#### Data in this exercise

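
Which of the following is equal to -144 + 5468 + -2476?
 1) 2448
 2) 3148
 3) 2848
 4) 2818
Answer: 3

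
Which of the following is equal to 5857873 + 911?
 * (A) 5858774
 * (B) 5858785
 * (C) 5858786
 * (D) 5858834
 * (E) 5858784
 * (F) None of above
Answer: E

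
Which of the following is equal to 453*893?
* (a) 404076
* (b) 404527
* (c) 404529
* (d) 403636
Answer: c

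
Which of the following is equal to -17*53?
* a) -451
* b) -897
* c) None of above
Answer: c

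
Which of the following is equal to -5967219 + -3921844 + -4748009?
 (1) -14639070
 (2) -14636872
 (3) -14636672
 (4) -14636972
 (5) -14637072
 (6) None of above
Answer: 5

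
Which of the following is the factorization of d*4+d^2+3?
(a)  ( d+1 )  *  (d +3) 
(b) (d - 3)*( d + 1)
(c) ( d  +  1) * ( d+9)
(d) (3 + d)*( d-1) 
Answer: a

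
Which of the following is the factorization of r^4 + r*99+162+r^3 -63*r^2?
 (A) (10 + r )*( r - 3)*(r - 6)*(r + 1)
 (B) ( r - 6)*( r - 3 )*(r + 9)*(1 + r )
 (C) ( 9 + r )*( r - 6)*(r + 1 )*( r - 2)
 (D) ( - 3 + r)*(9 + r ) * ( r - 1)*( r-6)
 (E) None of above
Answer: B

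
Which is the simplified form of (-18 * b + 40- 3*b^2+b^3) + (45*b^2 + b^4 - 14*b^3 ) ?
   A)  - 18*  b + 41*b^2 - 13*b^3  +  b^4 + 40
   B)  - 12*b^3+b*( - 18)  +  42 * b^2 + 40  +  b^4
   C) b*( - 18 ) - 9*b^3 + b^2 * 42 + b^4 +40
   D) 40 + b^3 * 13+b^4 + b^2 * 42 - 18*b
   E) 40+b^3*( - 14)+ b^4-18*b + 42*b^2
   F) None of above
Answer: F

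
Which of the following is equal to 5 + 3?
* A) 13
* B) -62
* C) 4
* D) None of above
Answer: D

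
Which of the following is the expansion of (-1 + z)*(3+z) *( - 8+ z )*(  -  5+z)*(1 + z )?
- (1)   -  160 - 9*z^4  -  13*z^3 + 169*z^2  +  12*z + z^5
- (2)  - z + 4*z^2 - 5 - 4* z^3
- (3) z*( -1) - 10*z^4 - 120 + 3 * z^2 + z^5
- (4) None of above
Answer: 4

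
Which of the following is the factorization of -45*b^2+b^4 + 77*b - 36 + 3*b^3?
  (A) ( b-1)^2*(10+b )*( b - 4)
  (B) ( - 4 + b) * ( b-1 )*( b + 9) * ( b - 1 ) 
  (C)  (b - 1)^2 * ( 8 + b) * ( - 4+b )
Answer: B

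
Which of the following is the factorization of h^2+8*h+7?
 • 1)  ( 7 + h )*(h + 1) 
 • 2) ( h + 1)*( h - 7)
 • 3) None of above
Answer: 1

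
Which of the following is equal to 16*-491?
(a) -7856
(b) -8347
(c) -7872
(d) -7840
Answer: a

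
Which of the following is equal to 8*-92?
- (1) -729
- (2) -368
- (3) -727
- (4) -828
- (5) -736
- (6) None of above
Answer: 5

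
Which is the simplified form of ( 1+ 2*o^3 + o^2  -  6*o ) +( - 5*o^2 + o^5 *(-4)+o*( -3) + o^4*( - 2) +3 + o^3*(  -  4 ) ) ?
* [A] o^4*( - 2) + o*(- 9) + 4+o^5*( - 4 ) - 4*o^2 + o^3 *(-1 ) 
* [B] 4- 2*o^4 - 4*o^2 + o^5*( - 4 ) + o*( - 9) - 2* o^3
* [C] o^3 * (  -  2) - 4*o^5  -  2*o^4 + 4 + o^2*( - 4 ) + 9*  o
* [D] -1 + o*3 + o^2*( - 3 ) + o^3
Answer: B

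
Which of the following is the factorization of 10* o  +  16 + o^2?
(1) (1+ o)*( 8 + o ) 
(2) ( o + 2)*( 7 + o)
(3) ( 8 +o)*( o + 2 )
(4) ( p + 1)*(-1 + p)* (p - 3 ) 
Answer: 3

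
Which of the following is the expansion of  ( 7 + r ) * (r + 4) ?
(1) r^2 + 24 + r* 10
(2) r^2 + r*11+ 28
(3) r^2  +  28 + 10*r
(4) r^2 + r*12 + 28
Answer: 2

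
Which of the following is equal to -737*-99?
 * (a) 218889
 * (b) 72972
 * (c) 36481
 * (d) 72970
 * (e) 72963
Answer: e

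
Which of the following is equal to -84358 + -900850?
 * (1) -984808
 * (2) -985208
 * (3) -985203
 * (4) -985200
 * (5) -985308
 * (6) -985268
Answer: 2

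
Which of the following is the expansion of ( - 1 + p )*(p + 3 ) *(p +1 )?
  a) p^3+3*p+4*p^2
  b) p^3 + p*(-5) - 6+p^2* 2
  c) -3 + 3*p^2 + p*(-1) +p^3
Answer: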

########

- Work order
Copy out every record above once more, precisely as written.

- Final answer
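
Which of the following is equal to -144 + 5468 + -2476?
 1) 2448
 2) 3148
 3) 2848
 4) 2818
Answer: 3

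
Which of the following is equal to 5857873 + 911?
 * (A) 5858774
 * (B) 5858785
 * (C) 5858786
 * (D) 5858834
 * (E) 5858784
 * (F) None of above
Answer: E

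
Which of the following is equal to 453*893?
* (a) 404076
* (b) 404527
* (c) 404529
* (d) 403636
Answer: c

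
Which of the following is equal to -17*53?
* a) -451
* b) -897
* c) None of above
Answer: c

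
Which of the following is equal to -5967219 + -3921844 + -4748009?
 (1) -14639070
 (2) -14636872
 (3) -14636672
 (4) -14636972
 (5) -14637072
 (6) None of above
Answer: 5

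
Which of the following is the factorization of d*4+d^2+3?
(a)  ( d+1 )  *  (d +3) 
(b) (d - 3)*( d + 1)
(c) ( d  +  1) * ( d+9)
(d) (3 + d)*( d-1) 
Answer: a

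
Which of the following is the factorization of r^4 + r*99+162+r^3 -63*r^2?
 (A) (10 + r )*( r - 3)*(r - 6)*(r + 1)
 (B) ( r - 6)*( r - 3 )*(r + 9)*(1 + r )
 (C) ( 9 + r )*( r - 6)*(r + 1 )*( r - 2)
 (D) ( - 3 + r)*(9 + r ) * ( r - 1)*( r-6)
 (E) None of above
Answer: B

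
Which is the simplified form of (-18 * b + 40- 3*b^2+b^3) + (45*b^2 + b^4 - 14*b^3 ) ?
   A)  - 18*  b + 41*b^2 - 13*b^3  +  b^4 + 40
   B)  - 12*b^3+b*( - 18)  +  42 * b^2 + 40  +  b^4
   C) b*( - 18 ) - 9*b^3 + b^2 * 42 + b^4 +40
   D) 40 + b^3 * 13+b^4 + b^2 * 42 - 18*b
   E) 40+b^3*( - 14)+ b^4-18*b + 42*b^2
   F) None of above
Answer: F

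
Which of the following is equal to 5 + 3?
* A) 13
* B) -62
* C) 4
* D) None of above
Answer: D

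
Which of the following is the expansion of (-1 + z)*(3+z) *( - 8+ z )*(  -  5+z)*(1 + z )?
- (1)   -  160 - 9*z^4  -  13*z^3 + 169*z^2  +  12*z + z^5
- (2)  - z + 4*z^2 - 5 - 4* z^3
- (3) z*( -1) - 10*z^4 - 120 + 3 * z^2 + z^5
- (4) None of above
Answer: 4

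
Which of the following is the factorization of -45*b^2+b^4 + 77*b - 36 + 3*b^3?
  (A) ( b-1)^2*(10+b )*( b - 4)
  (B) ( - 4 + b) * ( b-1 )*( b + 9) * ( b - 1 ) 
  (C)  (b - 1)^2 * ( 8 + b) * ( - 4+b )
Answer: B

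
Which of the following is the factorization of h^2+8*h+7?
 • 1)  ( 7 + h )*(h + 1) 
 • 2) ( h + 1)*( h - 7)
 • 3) None of above
Answer: 1

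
Which of the following is equal to 16*-491?
(a) -7856
(b) -8347
(c) -7872
(d) -7840
Answer: a

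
Which of the following is equal to 8*-92?
- (1) -729
- (2) -368
- (3) -727
- (4) -828
- (5) -736
- (6) None of above
Answer: 5

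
Which is the simplified form of ( 1+ 2*o^3 + o^2  -  6*o ) +( - 5*o^2 + o^5 *(-4)+o*( -3) + o^4*( - 2) +3 + o^3*(  -  4 ) ) ?
* [A] o^4*( - 2) + o*(- 9) + 4+o^5*( - 4 ) - 4*o^2 + o^3 *(-1 ) 
* [B] 4- 2*o^4 - 4*o^2 + o^5*( - 4 ) + o*( - 9) - 2* o^3
* [C] o^3 * (  -  2) - 4*o^5  -  2*o^4 + 4 + o^2*( - 4 ) + 9*  o
* [D] -1 + o*3 + o^2*( - 3 ) + o^3
Answer: B

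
Which of the following is the factorization of 10* o  +  16 + o^2?
(1) (1+ o)*( 8 + o ) 
(2) ( o + 2)*( 7 + o)
(3) ( 8 +o)*( o + 2 )
(4) ( p + 1)*(-1 + p)* (p - 3 ) 
Answer: 3

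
Which of the following is the expansion of  ( 7 + r ) * (r + 4) ?
(1) r^2 + 24 + r* 10
(2) r^2 + r*11+ 28
(3) r^2  +  28 + 10*r
(4) r^2 + r*12 + 28
Answer: 2

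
Which of the following is equal to -737*-99?
 * (a) 218889
 * (b) 72972
 * (c) 36481
 * (d) 72970
 * (e) 72963
Answer: e

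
Which of the following is equal to -84358 + -900850?
 * (1) -984808
 * (2) -985208
 * (3) -985203
 * (4) -985200
 * (5) -985308
 * (6) -985268
Answer: 2

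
Which of the following is the expansion of ( - 1 + p )*(p + 3 ) *(p +1 )?
  a) p^3+3*p+4*p^2
  b) p^3 + p*(-5) - 6+p^2* 2
  c) -3 + 3*p^2 + p*(-1) +p^3
Answer: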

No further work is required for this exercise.